AVAILABLE RECORDS:
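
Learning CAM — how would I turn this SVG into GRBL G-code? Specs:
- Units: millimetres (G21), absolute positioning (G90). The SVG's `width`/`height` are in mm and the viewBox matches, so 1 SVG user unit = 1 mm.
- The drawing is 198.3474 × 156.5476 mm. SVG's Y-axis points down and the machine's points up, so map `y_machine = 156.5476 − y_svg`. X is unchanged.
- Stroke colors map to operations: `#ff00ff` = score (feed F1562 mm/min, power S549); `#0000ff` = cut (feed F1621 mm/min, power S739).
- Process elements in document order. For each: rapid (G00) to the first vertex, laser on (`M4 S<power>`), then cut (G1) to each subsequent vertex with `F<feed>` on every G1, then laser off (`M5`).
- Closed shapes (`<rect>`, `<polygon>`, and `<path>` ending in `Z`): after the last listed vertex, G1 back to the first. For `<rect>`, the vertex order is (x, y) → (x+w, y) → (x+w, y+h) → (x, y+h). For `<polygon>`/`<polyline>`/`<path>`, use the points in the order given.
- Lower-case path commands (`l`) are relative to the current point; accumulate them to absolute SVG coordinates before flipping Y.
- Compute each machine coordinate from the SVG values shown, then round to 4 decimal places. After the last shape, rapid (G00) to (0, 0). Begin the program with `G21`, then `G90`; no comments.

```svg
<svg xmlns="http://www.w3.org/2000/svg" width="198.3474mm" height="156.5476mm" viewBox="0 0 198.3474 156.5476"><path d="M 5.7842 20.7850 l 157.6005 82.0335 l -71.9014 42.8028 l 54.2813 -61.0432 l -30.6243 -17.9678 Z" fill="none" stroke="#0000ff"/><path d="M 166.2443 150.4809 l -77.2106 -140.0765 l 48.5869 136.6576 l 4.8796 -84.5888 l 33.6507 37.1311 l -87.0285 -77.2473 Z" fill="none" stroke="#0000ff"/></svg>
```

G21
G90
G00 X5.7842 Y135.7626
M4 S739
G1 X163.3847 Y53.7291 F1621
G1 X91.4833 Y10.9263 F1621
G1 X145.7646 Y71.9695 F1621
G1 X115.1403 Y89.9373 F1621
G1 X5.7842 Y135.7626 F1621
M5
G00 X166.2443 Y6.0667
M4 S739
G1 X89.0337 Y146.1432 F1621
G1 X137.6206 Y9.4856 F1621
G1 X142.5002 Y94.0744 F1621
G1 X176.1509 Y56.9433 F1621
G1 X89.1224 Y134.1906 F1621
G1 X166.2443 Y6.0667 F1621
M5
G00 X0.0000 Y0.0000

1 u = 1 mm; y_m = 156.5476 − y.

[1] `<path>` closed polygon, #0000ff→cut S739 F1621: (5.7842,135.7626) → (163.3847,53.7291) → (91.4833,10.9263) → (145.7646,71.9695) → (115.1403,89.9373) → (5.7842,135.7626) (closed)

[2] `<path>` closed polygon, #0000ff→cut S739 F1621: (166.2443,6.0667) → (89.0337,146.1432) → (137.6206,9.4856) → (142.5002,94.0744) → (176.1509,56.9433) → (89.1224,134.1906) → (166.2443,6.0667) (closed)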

WHAT THE TASK REQUIRES: Go back to the start of the listing above. Reproduce each line exactly, ending with the line that contains "- Process elements".

RESULT:
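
Learning CAM — how would I turn this SVG into GRBL G-code? Specs:
- Units: millimetres (G21), absolute positioning (G90). The SVG's `width`/`height` are in mm and the viewBox matches, so 1 SVG user unit = 1 mm.
- The drawing is 198.3474 × 156.5476 mm. SVG's Y-axis points down and the machine's points up, so map `y_machine = 156.5476 − y_svg`. X is unchanged.
- Stroke colors map to operations: `#ff00ff` = score (feed F1562 mm/min, power S549); `#0000ff` = cut (feed F1621 mm/min, power S739).
- Process elements in document order. For each: rapid (G00) to the first vertex, laser on (`M4 S<power>`), then cut (G1) to each subsequent vertex with `F<feed>` on every G1, then laser off (`M5`).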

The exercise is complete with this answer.